Segment Start: Available records
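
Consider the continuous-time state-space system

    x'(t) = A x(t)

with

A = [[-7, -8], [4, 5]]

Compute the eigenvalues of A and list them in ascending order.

-3, 1

det(sI - A) = s^2 - (tr A)s + det A, with tr A = (-7) + 5 = -2 and det A = (-7)·5 - (-8)·4 = -35 - (-32) = -3.
So p(s) = det(sI - A) = s^2 + 2s - 3.
Factor s^2 + 2s - 3: two numbers with sum -2 and product -3 are 1 and -3, so s^2 + 2s - 3 = (s - 1)(s + 3).
Hence p(s) = (s - 1) (s + 3), with roots -3, 1.
At least one eigenvalue has non-negative real part, so the system is not asymptotically stable.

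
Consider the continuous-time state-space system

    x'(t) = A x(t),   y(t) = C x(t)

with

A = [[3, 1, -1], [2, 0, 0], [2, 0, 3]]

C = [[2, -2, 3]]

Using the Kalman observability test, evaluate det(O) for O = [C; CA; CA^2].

CA = [[8, 2, 7]]
CA^2 = [[42, 8, 13]]
Observability matrix O = [C; CA; CA^2] = [[2, -2, 3], [8, 2, 7], [42, 8, 13]]
Expanding along the first row, det(O) = 2·(2·13 - 7·8) - (-2)·(8·13 - 7·42) + 3·(8·8 - 2·42) = 2·(-30) - (-2)·(-190) + 3·(-20) = -500
Since det(O) ≠ 0, rank(O) = 3 and the system is completely observable.

-500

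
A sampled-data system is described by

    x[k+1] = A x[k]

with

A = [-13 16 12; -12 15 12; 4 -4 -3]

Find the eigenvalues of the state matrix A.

-3, -1, 3

det(zI - A) = z^3 - (tr A)z^2 + (M11 + M22 + M33)z - det A, where Mii is the 2×2 principal minor of A obtained by deleting row i and column i.
tr A = (-13) + 15 + (-3) = -1; M11 = 15·(-3) - 12·(-4) = -45 - (-48) = 3; M22 = (-13)·(-3) - 12·4 = 39 - 48 = -9; M33 = (-13)·15 - 16·(-12) = -195 - (-192) = -3; sum of minors = -9.
det A = (-13)·(15·(-3) - 12·(-4)) - 16·((-12)·(-3) - 12·4) + 12·((-12)·(-4) - 15·4) = (-13)·3 - 16·(-12) + 12·(-12) = 9.
So p(z) = det(zI - A) = z^3 + z^2 - 9z - 9.
Rational-root test: any integer root divides -9. Testing small divisors, z = -1 works: p(-1) = -1 + 1 + 9 + (-9) = 0, so (z + 1) is a factor.
Dividing, p(z) = (z + 1)(z^2 - 9).
Factor z^2 - 9: two numbers with sum 0 and product -9 are 3 and -3, so z^2 - 9 = (z - 3)(z + 3).
Hence p(z) = (z - 3) (z + 1) (z + 3), with roots -3, -1, 3.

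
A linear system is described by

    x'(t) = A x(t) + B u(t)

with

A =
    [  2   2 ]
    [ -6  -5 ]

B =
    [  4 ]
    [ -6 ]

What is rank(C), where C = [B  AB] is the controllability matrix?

1

AB = [[-4], [6]]
Controllability matrix C = [B  AB] = [[4, -4], [-6, 6]]
Every column of C is a scalar multiple of column 1 = [4, -6] (multipliers 1, -1), so the columns span a one-dimensional space.
C ≠ 0, hence rank(C) = 1.
rank(C) = 1 < n = 2, so the pair (A, B) is not completely controllable.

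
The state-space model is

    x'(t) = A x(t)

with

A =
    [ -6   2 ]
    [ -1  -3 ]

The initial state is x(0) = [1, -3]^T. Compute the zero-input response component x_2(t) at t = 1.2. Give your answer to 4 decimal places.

-0.0477

det(sI - A) = s^2 - (tr A)s + det A, with tr A = (-6) + (-3) = -9 and det A = (-6)·(-3) - 2·(-1) = 18 - (-2) = 20.
So p(s) = det(sI - A) = s^2 + 9s + 20.
Factor s^2 + 9s + 20: two numbers with sum -9 and product 20 are -4 and -5, so s^2 + 9s + 20 = (s + 4)(s + 5).
Hence p(s) = (s + 4) (s + 5), with roots -5, -4.
The eigenvalues -5, -4 are distinct and real, so A is diagonalisable and x(t) = e^{At} x(0) = V diag(e^{λ_i t}) V^{-1} x(0), where the columns of V are the eigenvectors.
λ = -5: A - (-5)I = [[-1, 2], [-1, 2]]. Row 1 gives (-1)·v1 + 2·v2 = 0, so take v_1 = [2, 1]^T.
λ = -4: A - (-4)I = [[-2, 2], [-1, 1]]. Row 1 gives (-2)·v1 + 2·v2 = 0, so take v_2 = [1, 1]^T.
V = [v_1 v_2] = [[2, 1], [1, 1]] has det V = 1, so V^{-1} = adj(V)/det V = [[1, -1], [-1, 2]].
Modal coordinates z(0) = V^{-1} x(0): 1·1 + (-1)·(-3) = 4; (-1)·1 + 2·(-3) = -7; so z(0) = [4, -7]^T.
x_2(t) = Σ_i (v_i)_2 · z_i(0) · e^{λ_i t} (row 2 of V times the modal terms).
x_2(1.2) = 1·4·e^{-5·1.2} + 1·(-7)·e^{-4·1.2} = 4·0.002479 + (-7)·0.008230 = -0.0477.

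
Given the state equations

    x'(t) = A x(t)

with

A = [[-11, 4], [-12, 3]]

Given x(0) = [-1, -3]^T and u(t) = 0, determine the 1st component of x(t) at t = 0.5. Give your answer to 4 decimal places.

-0.5052

det(sI - A) = s^2 - (tr A)s + det A, with tr A = (-11) + 3 = -8 and det A = (-11)·3 - 4·(-12) = -33 - (-48) = 15.
So p(s) = det(sI - A) = s^2 + 8s + 15.
Factor s^2 + 8s + 15: two numbers with sum -8 and product 15 are -3 and -5, so s^2 + 8s + 15 = (s + 3)(s + 5).
Hence p(s) = (s + 3) (s + 5), with roots -5, -3.
The eigenvalues -5, -3 are distinct and real, so A is diagonalisable and x(t) = e^{At} x(0) = V diag(e^{λ_i t}) V^{-1} x(0), where the columns of V are the eigenvectors.
λ = -5: A - (-5)I = [[-6, 4], [-12, 8]]. Row 1 gives (-6)·v1 + 4·v2 = 0, so take v_1 = [2, 3]^T.
λ = -3: A - (-3)I = [[-8, 4], [-12, 6]]. Row 1 gives (-8)·v1 + 4·v2 = 0, so take v_2 = [1, 2]^T.
V = [v_1 v_2] = [[2, 1], [3, 2]] has det V = 1, so V^{-1} = adj(V)/det V = [[2, -1], [-3, 2]].
Modal coordinates z(0) = V^{-1} x(0): 2·(-1) + (-1)·(-3) = 1; (-3)·(-1) + 2·(-3) = -3; so z(0) = [1, -3]^T.
x_1(t) = Σ_i (v_i)_1 · z_i(0) · e^{λ_i t} (row 1 of V times the modal terms).
x_1(0.5) = 2·1·e^{-5·0.5} + 1·(-3)·e^{-3·0.5} = 2·0.082085 + (-3)·0.223130 = -0.5052.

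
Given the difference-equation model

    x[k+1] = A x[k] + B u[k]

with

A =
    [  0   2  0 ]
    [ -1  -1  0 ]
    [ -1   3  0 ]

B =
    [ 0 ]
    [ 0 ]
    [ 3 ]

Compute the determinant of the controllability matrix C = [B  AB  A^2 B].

0

AB = [[0], [0], [0]]
A^2B = [[0], [0], [0]]
Controllability matrix C = [B  AB  A^2B] = [[0, 0, 0], [0, 0, 0], [3, 0, 0]]
Expanding along the first row, det(C) = 0·(0·0 - 0·0) - 0·(0·0 - 0·3) + 0·(0·0 - 0·3) = 0·0 - 0·0 + 0·0 = 0
Since det(C) = 0, rank(C) < 3 and the system is not completely controllable.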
Segment End: Available records
Work instruction
Transcribe every entry verbatim.

Result of this exercise
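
Consider the continuous-time state-space system

    x'(t) = A x(t)

with

A = [[-7, -8], [4, 5]]

Compute the eigenvalues of A and list them in ascending order.

-3, 1

det(sI - A) = s^2 - (tr A)s + det A, with tr A = (-7) + 5 = -2 and det A = (-7)·5 - (-8)·4 = -35 - (-32) = -3.
So p(s) = det(sI - A) = s^2 + 2s - 3.
Factor s^2 + 2s - 3: two numbers with sum -2 and product -3 are 1 and -3, so s^2 + 2s - 3 = (s - 1)(s + 3).
Hence p(s) = (s - 1) (s + 3), with roots -3, 1.
At least one eigenvalue has non-negative real part, so the system is not asymptotically stable.

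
Consider the continuous-time state-space system

    x'(t) = A x(t),   y(t) = C x(t)

with

A = [[3, 1, -1], [2, 0, 0], [2, 0, 3]]

C = [[2, -2, 3]]

Using the Kalman observability test, evaluate det(O) for O = [C; CA; CA^2].

CA = [[8, 2, 7]]
CA^2 = [[42, 8, 13]]
Observability matrix O = [C; CA; CA^2] = [[2, -2, 3], [8, 2, 7], [42, 8, 13]]
Expanding along the first row, det(O) = 2·(2·13 - 7·8) - (-2)·(8·13 - 7·42) + 3·(8·8 - 2·42) = 2·(-30) - (-2)·(-190) + 3·(-20) = -500
Since det(O) ≠ 0, rank(O) = 3 and the system is completely observable.

-500

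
A sampled-data system is described by

    x[k+1] = A x[k]

with

A = [-13 16 12; -12 15 12; 4 -4 -3]

Find the eigenvalues of the state matrix A.

-3, -1, 3

det(zI - A) = z^3 - (tr A)z^2 + (M11 + M22 + M33)z - det A, where Mii is the 2×2 principal minor of A obtained by deleting row i and column i.
tr A = (-13) + 15 + (-3) = -1; M11 = 15·(-3) - 12·(-4) = -45 - (-48) = 3; M22 = (-13)·(-3) - 12·4 = 39 - 48 = -9; M33 = (-13)·15 - 16·(-12) = -195 - (-192) = -3; sum of minors = -9.
det A = (-13)·(15·(-3) - 12·(-4)) - 16·((-12)·(-3) - 12·4) + 12·((-12)·(-4) - 15·4) = (-13)·3 - 16·(-12) + 12·(-12) = 9.
So p(z) = det(zI - A) = z^3 + z^2 - 9z - 9.
Rational-root test: any integer root divides -9. Testing small divisors, z = -1 works: p(-1) = -1 + 1 + 9 + (-9) = 0, so (z + 1) is a factor.
Dividing, p(z) = (z + 1)(z^2 - 9).
Factor z^2 - 9: two numbers with sum 0 and product -9 are 3 and -3, so z^2 - 9 = (z - 3)(z + 3).
Hence p(z) = (z - 3) (z + 1) (z + 3), with roots -3, -1, 3.

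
A linear system is described by

    x'(t) = A x(t) + B u(t)

with

A =
    [  2   2 ]
    [ -6  -5 ]

B =
    [  4 ]
    [ -6 ]

What is rank(C), where C = [B  AB] is the controllability matrix?

1

AB = [[-4], [6]]
Controllability matrix C = [B  AB] = [[4, -4], [-6, 6]]
Every column of C is a scalar multiple of column 1 = [4, -6] (multipliers 1, -1), so the columns span a one-dimensional space.
C ≠ 0, hence rank(C) = 1.
rank(C) = 1 < n = 2, so the pair (A, B) is not completely controllable.

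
The state-space model is

    x'(t) = A x(t)

with

A =
    [ -6   2 ]
    [ -1  -3 ]

The initial state is x(0) = [1, -3]^T. Compute the zero-input response component x_2(t) at t = 1.2. Give your answer to 4 decimal places.

-0.0477

det(sI - A) = s^2 - (tr A)s + det A, with tr A = (-6) + (-3) = -9 and det A = (-6)·(-3) - 2·(-1) = 18 - (-2) = 20.
So p(s) = det(sI - A) = s^2 + 9s + 20.
Factor s^2 + 9s + 20: two numbers with sum -9 and product 20 are -4 and -5, so s^2 + 9s + 20 = (s + 4)(s + 5).
Hence p(s) = (s + 4) (s + 5), with roots -5, -4.
The eigenvalues -5, -4 are distinct and real, so A is diagonalisable and x(t) = e^{At} x(0) = V diag(e^{λ_i t}) V^{-1} x(0), where the columns of V are the eigenvectors.
λ = -5: A - (-5)I = [[-1, 2], [-1, 2]]. Row 1 gives (-1)·v1 + 2·v2 = 0, so take v_1 = [2, 1]^T.
λ = -4: A - (-4)I = [[-2, 2], [-1, 1]]. Row 1 gives (-2)·v1 + 2·v2 = 0, so take v_2 = [1, 1]^T.
V = [v_1 v_2] = [[2, 1], [1, 1]] has det V = 1, so V^{-1} = adj(V)/det V = [[1, -1], [-1, 2]].
Modal coordinates z(0) = V^{-1} x(0): 1·1 + (-1)·(-3) = 4; (-1)·1 + 2·(-3) = -7; so z(0) = [4, -7]^T.
x_2(t) = Σ_i (v_i)_2 · z_i(0) · e^{λ_i t} (row 2 of V times the modal terms).
x_2(1.2) = 1·4·e^{-5·1.2} + 1·(-7)·e^{-4·1.2} = 4·0.002479 + (-7)·0.008230 = -0.0477.

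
Given the state equations

    x'(t) = A x(t)

with

A = [[-11, 4], [-12, 3]]

Given x(0) = [-1, -3]^T and u(t) = 0, determine the 1st component of x(t) at t = 0.5. Give your answer to 4 decimal places.

-0.5052

det(sI - A) = s^2 - (tr A)s + det A, with tr A = (-11) + 3 = -8 and det A = (-11)·3 - 4·(-12) = -33 - (-48) = 15.
So p(s) = det(sI - A) = s^2 + 8s + 15.
Factor s^2 + 8s + 15: two numbers with sum -8 and product 15 are -3 and -5, so s^2 + 8s + 15 = (s + 3)(s + 5).
Hence p(s) = (s + 3) (s + 5), with roots -5, -3.
The eigenvalues -5, -3 are distinct and real, so A is diagonalisable and x(t) = e^{At} x(0) = V diag(e^{λ_i t}) V^{-1} x(0), where the columns of V are the eigenvectors.
λ = -5: A - (-5)I = [[-6, 4], [-12, 8]]. Row 1 gives (-6)·v1 + 4·v2 = 0, so take v_1 = [2, 3]^T.
λ = -3: A - (-3)I = [[-8, 4], [-12, 6]]. Row 1 gives (-8)·v1 + 4·v2 = 0, so take v_2 = [1, 2]^T.
V = [v_1 v_2] = [[2, 1], [3, 2]] has det V = 1, so V^{-1} = adj(V)/det V = [[2, -1], [-3, 2]].
Modal coordinates z(0) = V^{-1} x(0): 2·(-1) + (-1)·(-3) = 1; (-3)·(-1) + 2·(-3) = -3; so z(0) = [1, -3]^T.
x_1(t) = Σ_i (v_i)_1 · z_i(0) · e^{λ_i t} (row 1 of V times the modal terms).
x_1(0.5) = 2·1·e^{-5·0.5} + 1·(-3)·e^{-3·0.5} = 2·0.082085 + (-3)·0.223130 = -0.5052.

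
Given the difference-equation model

    x[k+1] = A x[k] + B u[k]

with

A =
    [  0   2  0 ]
    [ -1  -1  0 ]
    [ -1   3  0 ]

B =
    [ 0 ]
    [ 0 ]
    [ 3 ]

Compute the determinant of the controllability matrix C = [B  AB  A^2 B].

0

AB = [[0], [0], [0]]
A^2B = [[0], [0], [0]]
Controllability matrix C = [B  AB  A^2B] = [[0, 0, 0], [0, 0, 0], [3, 0, 0]]
Expanding along the first row, det(C) = 0·(0·0 - 0·0) - 0·(0·0 - 0·3) + 0·(0·0 - 0·3) = 0·0 - 0·0 + 0·0 = 0
Since det(C) = 0, rank(C) < 3 and the system is not completely controllable.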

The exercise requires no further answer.